§ **What the task requires**: Find the line with "What is the" in the listing below. Write it out exactly, along with every later line up to the final one.

--- START ---

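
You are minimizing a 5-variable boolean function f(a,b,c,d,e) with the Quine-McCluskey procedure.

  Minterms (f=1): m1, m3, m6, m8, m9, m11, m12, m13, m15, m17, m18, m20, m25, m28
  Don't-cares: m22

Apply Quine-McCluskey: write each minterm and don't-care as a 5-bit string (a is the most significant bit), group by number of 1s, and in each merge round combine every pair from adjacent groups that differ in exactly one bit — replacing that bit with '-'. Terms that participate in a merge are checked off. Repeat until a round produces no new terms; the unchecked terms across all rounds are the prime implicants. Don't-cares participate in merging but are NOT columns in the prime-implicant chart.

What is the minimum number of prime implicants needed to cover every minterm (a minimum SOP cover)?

7

Round 0: 00001✓ 00011✓ 00110✓ 01000✓ 01001✓ 01011✓ 01100✓ 01101✓ 01111✓ 10001✓ 10010✓ 10100✓ 10110✓ 11001✓ 11100✓
Round 1: -0001✓ -0110 -1001✓ -1100 0-001✓ 0-011✓ 000-1✓ 01-00✓ 01-01✓ 01-11✓ 010-1✓ 0100-✓ 011-1✓ 0110-✓ 1-001✓ 1-100 10-10 101-0
Round 2: --001 0-0-1 01--1 01-0-
PIs = {--001, -0110, -1100, 0-0-1, 01--1, 01-0-, 1-100, 10-10, 101-0}
Coverage chart:
  m1: --001,0-0-1
  m3: 0-0-1 ←essential
  m6: -0110 ←essential
  m8: 01-0- ←essential
  m9: --001,0-0-1,01--1,01-0-
  m11: 0-0-1,01--1
  m12: -1100,01-0-
  m13: 01--1,01-0-
  m15: 01--1 ←essential
  m17: --001 ←essential
  m18: 10-10 ←essential
  m20: 1-100,101-0
  m25: --001 ←essential
  m28: -1100,1-100
Essential: --001, -0110, 0-0-1, 01--1, 01-0-, 10-10
Petrick residual → 1-100
Min cover (7 terms): c'd'e + b'cde' + a'c'e + a'be + a'bd' + acd'e' + ab'de'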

--- END ---

§ **Answer below**:
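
What is the minimum number of prime implicants needed to cover every minterm (a minimum SOP cover)?

7

Round 0: 00001✓ 00011✓ 00110✓ 01000✓ 01001✓ 01011✓ 01100✓ 01101✓ 01111✓ 10001✓ 10010✓ 10100✓ 10110✓ 11001✓ 11100✓
Round 1: -0001✓ -0110 -1001✓ -1100 0-001✓ 0-011✓ 000-1✓ 01-00✓ 01-01✓ 01-11✓ 010-1✓ 0100-✓ 011-1✓ 0110-✓ 1-001✓ 1-100 10-10 101-0
Round 2: --001 0-0-1 01--1 01-0-
PIs = {--001, -0110, -1100, 0-0-1, 01--1, 01-0-, 1-100, 10-10, 101-0}
Coverage chart:
  m1: --001,0-0-1
  m3: 0-0-1 ←essential
  m6: -0110 ←essential
  m8: 01-0- ←essential
  m9: --001,0-0-1,01--1,01-0-
  m11: 0-0-1,01--1
  m12: -1100,01-0-
  m13: 01--1,01-0-
  m15: 01--1 ←essential
  m17: --001 ←essential
  m18: 10-10 ←essential
  m20: 1-100,101-0
  m25: --001 ←essential
  m28: -1100,1-100
Essential: --001, -0110, 0-0-1, 01--1, 01-0-, 10-10
Petrick residual → 1-100
Min cover (7 terms): c'd'e + b'cde' + a'c'e + a'be + a'bd' + acd'e' + ab'de'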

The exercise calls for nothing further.